[WORK REQUEST]:
Once the line containing "Entry (predicted=A, actual=B): 4" is found in the entries below, restate it and each following line word for word, stopping after the line containing "cm = [[11, 3, 3], [3, 4, 2], [2, 3, 3]]".

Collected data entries

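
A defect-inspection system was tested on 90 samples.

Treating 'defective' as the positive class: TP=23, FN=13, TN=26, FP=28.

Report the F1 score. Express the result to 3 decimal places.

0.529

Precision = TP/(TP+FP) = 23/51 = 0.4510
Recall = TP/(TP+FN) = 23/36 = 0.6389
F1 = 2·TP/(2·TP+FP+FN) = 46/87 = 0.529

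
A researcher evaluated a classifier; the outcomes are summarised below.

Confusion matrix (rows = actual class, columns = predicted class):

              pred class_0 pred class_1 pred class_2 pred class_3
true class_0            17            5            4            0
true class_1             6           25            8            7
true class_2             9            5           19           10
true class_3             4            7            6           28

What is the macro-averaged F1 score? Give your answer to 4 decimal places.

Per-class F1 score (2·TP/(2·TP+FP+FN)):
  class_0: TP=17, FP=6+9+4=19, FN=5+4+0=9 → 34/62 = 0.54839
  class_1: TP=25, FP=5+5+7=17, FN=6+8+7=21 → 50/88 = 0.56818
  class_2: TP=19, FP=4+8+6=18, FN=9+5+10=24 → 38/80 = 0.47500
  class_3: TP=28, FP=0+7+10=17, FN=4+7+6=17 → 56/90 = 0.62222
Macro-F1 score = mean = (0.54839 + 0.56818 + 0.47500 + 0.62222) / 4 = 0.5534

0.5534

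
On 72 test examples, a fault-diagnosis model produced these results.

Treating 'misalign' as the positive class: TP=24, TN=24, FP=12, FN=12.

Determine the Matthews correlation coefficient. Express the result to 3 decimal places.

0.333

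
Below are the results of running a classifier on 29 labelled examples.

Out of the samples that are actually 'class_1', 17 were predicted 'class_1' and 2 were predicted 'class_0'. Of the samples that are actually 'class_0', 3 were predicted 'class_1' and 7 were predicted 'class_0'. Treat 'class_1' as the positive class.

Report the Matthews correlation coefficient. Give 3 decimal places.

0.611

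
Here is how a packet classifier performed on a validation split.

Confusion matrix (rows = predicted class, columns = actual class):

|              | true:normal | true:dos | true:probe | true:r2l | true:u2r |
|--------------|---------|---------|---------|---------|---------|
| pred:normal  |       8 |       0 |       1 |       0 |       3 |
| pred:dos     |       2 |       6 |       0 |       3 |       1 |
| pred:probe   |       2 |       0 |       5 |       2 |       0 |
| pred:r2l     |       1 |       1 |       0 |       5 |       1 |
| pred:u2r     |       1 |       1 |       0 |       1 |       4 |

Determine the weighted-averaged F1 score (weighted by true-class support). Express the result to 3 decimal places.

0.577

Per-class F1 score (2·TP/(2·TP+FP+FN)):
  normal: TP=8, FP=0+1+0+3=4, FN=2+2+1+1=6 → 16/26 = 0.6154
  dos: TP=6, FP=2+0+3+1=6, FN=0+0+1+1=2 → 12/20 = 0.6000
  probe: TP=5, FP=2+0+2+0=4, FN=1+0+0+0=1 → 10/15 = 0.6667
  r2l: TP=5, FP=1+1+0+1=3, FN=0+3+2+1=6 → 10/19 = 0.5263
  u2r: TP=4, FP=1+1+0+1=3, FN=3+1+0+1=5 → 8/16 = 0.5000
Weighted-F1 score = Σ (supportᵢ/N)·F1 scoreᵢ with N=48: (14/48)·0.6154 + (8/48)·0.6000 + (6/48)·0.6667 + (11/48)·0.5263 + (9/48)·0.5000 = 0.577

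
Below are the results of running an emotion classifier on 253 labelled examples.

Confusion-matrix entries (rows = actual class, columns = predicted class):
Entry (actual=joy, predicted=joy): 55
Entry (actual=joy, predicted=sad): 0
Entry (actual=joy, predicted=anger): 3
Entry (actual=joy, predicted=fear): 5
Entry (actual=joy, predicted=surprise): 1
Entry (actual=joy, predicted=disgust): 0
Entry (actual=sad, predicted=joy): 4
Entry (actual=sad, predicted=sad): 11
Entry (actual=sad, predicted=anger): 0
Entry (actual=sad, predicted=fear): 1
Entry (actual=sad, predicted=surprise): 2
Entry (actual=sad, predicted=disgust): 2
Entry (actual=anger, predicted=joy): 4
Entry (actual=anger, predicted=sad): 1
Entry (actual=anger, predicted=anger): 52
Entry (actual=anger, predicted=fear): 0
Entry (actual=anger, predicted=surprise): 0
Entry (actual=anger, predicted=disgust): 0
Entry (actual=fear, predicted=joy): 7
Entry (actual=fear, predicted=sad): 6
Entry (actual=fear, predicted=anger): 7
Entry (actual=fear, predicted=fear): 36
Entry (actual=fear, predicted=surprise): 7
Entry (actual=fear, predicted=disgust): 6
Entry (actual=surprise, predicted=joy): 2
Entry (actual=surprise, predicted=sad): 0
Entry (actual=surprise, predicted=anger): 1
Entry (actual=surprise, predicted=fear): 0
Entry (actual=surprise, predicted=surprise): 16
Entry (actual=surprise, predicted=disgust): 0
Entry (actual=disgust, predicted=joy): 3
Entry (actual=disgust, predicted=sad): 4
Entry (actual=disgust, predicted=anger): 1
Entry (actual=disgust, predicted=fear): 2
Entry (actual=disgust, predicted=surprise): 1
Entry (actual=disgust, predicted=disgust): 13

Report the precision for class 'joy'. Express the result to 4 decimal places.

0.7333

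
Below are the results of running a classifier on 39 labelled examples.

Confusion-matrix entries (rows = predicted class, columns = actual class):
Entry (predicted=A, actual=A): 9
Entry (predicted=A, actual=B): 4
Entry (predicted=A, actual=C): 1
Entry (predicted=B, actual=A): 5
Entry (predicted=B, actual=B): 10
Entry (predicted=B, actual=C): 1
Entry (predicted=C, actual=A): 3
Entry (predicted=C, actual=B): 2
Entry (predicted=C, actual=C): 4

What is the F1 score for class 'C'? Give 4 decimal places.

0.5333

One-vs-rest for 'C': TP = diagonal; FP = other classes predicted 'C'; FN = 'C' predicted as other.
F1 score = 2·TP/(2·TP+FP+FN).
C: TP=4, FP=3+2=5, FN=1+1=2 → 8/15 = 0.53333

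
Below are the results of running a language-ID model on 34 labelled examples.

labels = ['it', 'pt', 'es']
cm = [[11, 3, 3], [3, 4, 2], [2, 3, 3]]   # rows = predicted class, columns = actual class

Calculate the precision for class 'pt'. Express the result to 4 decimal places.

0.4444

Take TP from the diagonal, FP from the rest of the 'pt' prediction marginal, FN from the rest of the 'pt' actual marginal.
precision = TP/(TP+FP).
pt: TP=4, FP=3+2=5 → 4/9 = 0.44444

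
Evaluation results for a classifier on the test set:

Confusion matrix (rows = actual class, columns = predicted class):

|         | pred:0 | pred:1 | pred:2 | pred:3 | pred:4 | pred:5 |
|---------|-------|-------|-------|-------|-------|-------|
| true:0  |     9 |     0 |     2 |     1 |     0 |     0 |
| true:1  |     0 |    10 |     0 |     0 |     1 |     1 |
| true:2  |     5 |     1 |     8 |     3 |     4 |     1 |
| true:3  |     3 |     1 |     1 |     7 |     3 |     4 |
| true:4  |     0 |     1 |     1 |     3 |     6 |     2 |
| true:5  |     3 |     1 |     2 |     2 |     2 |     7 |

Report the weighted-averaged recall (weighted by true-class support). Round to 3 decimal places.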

[RESPONSE BOX]:
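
Entry (predicted=A, actual=B): 4
Entry (predicted=A, actual=C): 1
Entry (predicted=B, actual=A): 5
Entry (predicted=B, actual=B): 10
Entry (predicted=B, actual=C): 1
Entry (predicted=C, actual=A): 3
Entry (predicted=C, actual=B): 2
Entry (predicted=C, actual=C): 4

What is the F1 score for class 'C'? Give 4 decimal places.

0.5333

One-vs-rest for 'C': TP = diagonal; FP = other classes predicted 'C'; FN = 'C' predicted as other.
F1 score = 2·TP/(2·TP+FP+FN).
C: TP=4, FP=3+2=5, FN=1+1=2 → 8/15 = 0.53333

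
Below are the results of running a language-ID model on 34 labelled examples.

labels = ['it', 'pt', 'es']
cm = [[11, 3, 3], [3, 4, 2], [2, 3, 3]]   # rows = predicted class, columns = actual class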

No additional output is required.